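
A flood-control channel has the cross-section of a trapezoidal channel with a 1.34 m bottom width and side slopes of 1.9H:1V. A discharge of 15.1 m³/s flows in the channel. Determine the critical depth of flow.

y_c = 1.36 m

At critical depth, Q² T / (g A³) = 1, i.e. A³/T = Q²/g = 15.1²/9.81 = 23.24.
Trying y = 1.03 m: A³/T = 7.454 — too small.
Trying y = 1.57 m: A³/T = 42.79 — too large.
Trying y = 1.36 m: A³/T = 23.35 — matches.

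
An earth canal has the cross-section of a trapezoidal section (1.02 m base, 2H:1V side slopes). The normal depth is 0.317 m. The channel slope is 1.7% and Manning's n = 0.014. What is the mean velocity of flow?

With bottom width b = 1.02 m and side slope z = 2: A = (b + zy)y = (1.02 + 2×0.317)×0.317 = 0.5243 m²; P = b + 2y√(1+z²) = 1.02 + 2×0.317×2.236 = 2.438 m.
Hydraulic radius R = A/P = 0.5243/2.438 = 0.2151 m.
From Manning's equation, V = (1/n) R^(2/3) S^(1/2) = (1/0.014) × 0.2151^(2/3) × 0.017^(1/2) = 3.34 m/s.

V = 3.34 m/s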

WHAT YOU HAVE TO DO: Please output each record exactly as it appears above.

ANSWER BOX:
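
A flood-control channel has the cross-section of a trapezoidal channel with a 1.34 m bottom width and side slopes of 1.9H:1V. A discharge of 15.1 m³/s flows in the channel. Determine the critical depth of flow.

y_c = 1.36 m

At critical depth, Q² T / (g A³) = 1, i.e. A³/T = Q²/g = 15.1²/9.81 = 23.24.
Trying y = 1.03 m: A³/T = 7.454 — too small.
Trying y = 1.57 m: A³/T = 42.79 — too large.
Trying y = 1.36 m: A³/T = 23.35 — matches.

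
An earth canal has the cross-section of a trapezoidal section (1.02 m base, 2H:1V side slopes). The normal depth is 0.317 m. The channel slope is 1.7% and Manning's n = 0.014. What is the mean velocity of flow?

With bottom width b = 1.02 m and side slope z = 2: A = (b + zy)y = (1.02 + 2×0.317)×0.317 = 0.5243 m²; P = b + 2y√(1+z²) = 1.02 + 2×0.317×2.236 = 2.438 m.
Hydraulic radius R = A/P = 0.5243/2.438 = 0.2151 m.
From Manning's equation, V = (1/n) R^(2/3) S^(1/2) = (1/0.014) × 0.2151^(2/3) × 0.017^(1/2) = 3.34 m/s.

V = 3.34 m/s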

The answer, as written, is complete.